(Required action) What is needed is a word-for-word restatement of all the entries.

(Extracted records)
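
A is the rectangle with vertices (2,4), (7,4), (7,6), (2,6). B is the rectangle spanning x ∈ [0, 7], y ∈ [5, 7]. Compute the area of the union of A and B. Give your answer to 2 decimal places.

19.00

By inclusion–exclusion:
Individual areas: |A| = 10, |B| = 14.
|A∩B|: x∈[2,7], y∈[5,6] → 5·1 = 5.
|A ∪ B| = 24 − 5 = 19.00.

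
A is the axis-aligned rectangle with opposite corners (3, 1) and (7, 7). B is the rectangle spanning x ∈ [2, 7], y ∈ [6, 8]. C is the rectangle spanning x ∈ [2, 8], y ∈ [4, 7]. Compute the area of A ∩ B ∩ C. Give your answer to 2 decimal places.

The intersection is the polygon with vertices (3,6), (3,7), (7,7), (7,6).
By the shoelace formula its area is 4.00.

4.00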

(Output for this exercise)
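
A is the rectangle with vertices (2,4), (7,4), (7,6), (2,6). B is the rectangle spanning x ∈ [0, 7], y ∈ [5, 7]. Compute the area of the union of A and B. Give your answer to 2 decimal places.

19.00

By inclusion–exclusion:
Individual areas: |A| = 10, |B| = 14.
|A∩B|: x∈[2,7], y∈[5,6] → 5·1 = 5.
|A ∪ B| = 24 − 5 = 19.00.

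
A is the axis-aligned rectangle with opposite corners (3, 1) and (7, 7). B is the rectangle spanning x ∈ [2, 7], y ∈ [6, 8]. C is the rectangle spanning x ∈ [2, 8], y ∈ [4, 7]. Compute the area of A ∩ B ∩ C. Give your answer to 2 decimal places.

The intersection is the polygon with vertices (3,6), (3,7), (7,7), (7,6).
By the shoelace formula its area is 4.00.

4.00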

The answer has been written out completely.